• Task directions: Among the entries below, find the lines with the word "owner" and copy them.

= = = = = = =

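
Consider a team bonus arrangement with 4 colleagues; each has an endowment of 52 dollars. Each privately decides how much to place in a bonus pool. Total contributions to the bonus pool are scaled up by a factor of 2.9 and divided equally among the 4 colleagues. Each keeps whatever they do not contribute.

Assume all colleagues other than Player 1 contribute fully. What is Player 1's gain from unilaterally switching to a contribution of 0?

14.30 dollars

Switching from a contribution of 52 to 0 lets Player 1 keep an extra 52 dollars, but lowers the bonus pool by 52, which costs Player 1 their own share of that drop: 2.9/4 × 52 = 37.70.
Net gain = 52 − 37.70 = 14.30. The private return per contributed unit (0.7250) is below 1, so free-riding is indeed the best response regardless of what the others do.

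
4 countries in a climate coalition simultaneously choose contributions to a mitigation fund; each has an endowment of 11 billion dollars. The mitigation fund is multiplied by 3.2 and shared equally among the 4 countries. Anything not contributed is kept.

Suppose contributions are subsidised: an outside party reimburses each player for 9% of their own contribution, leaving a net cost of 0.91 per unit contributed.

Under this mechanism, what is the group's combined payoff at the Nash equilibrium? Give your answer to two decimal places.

The effective private return is (3.2/4) / 0.91 = 0.8791, which is still under 1, so the mechanism doesn't change anyone's dominant strategy: zero contribution.
At the Nash equilibrium no one contributes; group total payoff = 4 × 11 = 44.

44.00 billion dollars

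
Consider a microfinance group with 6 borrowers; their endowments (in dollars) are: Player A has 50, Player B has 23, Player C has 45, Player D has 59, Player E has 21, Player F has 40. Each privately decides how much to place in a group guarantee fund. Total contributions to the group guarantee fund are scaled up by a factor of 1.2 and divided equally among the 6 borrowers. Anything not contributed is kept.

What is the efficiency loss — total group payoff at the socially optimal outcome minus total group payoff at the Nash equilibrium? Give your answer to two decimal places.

The private return per contributed unit is 1.2/6 = 0.2000 < 1 for every player regardless of endowment, so the Nash equilibrium is zero contribution and the group total is Σ E_j = 50 + 23 + 45 + 59 + 21 + 40 = 238.
Each contributed unit returns 1.200 to the group, so the social optimum is full contribution by everyone: group total = 1.200 × 238 = 285.60.
Efficiency loss = (1.200 − 1) × 238 = 47.60.

47.60 dollars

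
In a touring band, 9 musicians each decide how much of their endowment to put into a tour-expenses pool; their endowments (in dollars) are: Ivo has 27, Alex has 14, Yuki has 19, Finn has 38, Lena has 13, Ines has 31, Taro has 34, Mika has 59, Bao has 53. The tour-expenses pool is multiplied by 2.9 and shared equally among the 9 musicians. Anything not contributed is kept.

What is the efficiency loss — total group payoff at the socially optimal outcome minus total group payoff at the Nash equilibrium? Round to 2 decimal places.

The private return per contributed unit is 2.9/9 = 0.3222 < 1 for every player regardless of endowment, so the Nash equilibrium is zero contribution and the group total is Σ E_j = 27 + 14 + 19 + 38 + 13 + 31 + 34 + 59 + 53 = 288.
Each contributed unit returns 2.900 to the group, so the social optimum is full contribution by everyone: group total = 2.900 × 288 = 835.20.
Efficiency loss = (2.900 − 1) × 288 = 547.20.

547.20 dollars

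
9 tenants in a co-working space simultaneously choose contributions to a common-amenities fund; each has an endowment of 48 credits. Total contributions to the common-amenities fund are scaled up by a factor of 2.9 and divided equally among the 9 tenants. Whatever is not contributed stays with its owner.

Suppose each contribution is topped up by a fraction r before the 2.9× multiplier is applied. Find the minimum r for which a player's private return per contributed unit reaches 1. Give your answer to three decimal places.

With matching at rate r, one contributed unit becomes (1 + r) in the common-amenities fund and returns 2.9 × (1 + r) / 9 to the contributor.
Setting this equal to 1: 1 + r = 9/2.9 = 3.1034.
So the minimum matching rate is r = 3.1034 − 1 = 2.103.

2.103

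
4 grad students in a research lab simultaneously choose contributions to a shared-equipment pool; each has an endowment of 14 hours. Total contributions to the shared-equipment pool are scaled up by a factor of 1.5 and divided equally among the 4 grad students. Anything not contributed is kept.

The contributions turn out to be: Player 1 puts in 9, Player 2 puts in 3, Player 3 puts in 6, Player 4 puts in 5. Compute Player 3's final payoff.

Total contributed: 9 + 3 + 6 + 5 = 23.
Each receives 1.5 × 23 / 4 = 8.63 from the shared-equipment pool.
Player 3 keeps 14 − 6 = 8, so Player 3's payoff is 8 + 8.63 = 16.63.

16.63 hours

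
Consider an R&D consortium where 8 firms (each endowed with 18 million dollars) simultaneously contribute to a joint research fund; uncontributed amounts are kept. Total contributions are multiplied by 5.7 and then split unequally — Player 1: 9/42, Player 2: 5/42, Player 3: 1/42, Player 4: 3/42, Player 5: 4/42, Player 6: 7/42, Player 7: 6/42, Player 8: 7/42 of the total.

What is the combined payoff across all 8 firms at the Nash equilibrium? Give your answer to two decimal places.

Player j's private return per contributed unit is 5.7 × (j's share). Contributing is weakly dominant for j when that share is at least 1/5.7 = 0.1754, and contributing 0 is dominant otherwise.
Player 1 alone (share 9/42) is above the threshold, contributing 18; the remaining 7 contribute 0. Total contributed: 18.
The joint research fund pays out 5.7 × 18 = 102.60 in total (split across the unequal shares, but the aggregate is all that matters for the group sum).
The 7 free-riders keep 18 each, adding 126. Group total = 126 + 102.60 = 228.60.

228.60 million dollars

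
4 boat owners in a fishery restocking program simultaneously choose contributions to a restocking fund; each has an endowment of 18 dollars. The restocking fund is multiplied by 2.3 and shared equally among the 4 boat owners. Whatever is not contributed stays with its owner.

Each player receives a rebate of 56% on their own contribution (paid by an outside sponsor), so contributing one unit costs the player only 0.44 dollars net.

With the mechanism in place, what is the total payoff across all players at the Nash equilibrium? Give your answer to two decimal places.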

= = = = = = =

• Result for this exercise:
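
9 tenants in a co-working space simultaneously choose contributions to a common-amenities fund; each has an endowment of 48 credits. Total contributions to the common-amenities fund are scaled up by a factor of 2.9 and divided equally among the 9 tenants. Whatever is not contributed stays with its owner.
4 boat owners in a fishery restocking program simultaneously choose contributions to a restocking fund; each has an endowment of 18 dollars. The restocking fund is multiplied by 2.3 and shared equally among the 4 boat owners. Whatever is not contributed stays with its owner.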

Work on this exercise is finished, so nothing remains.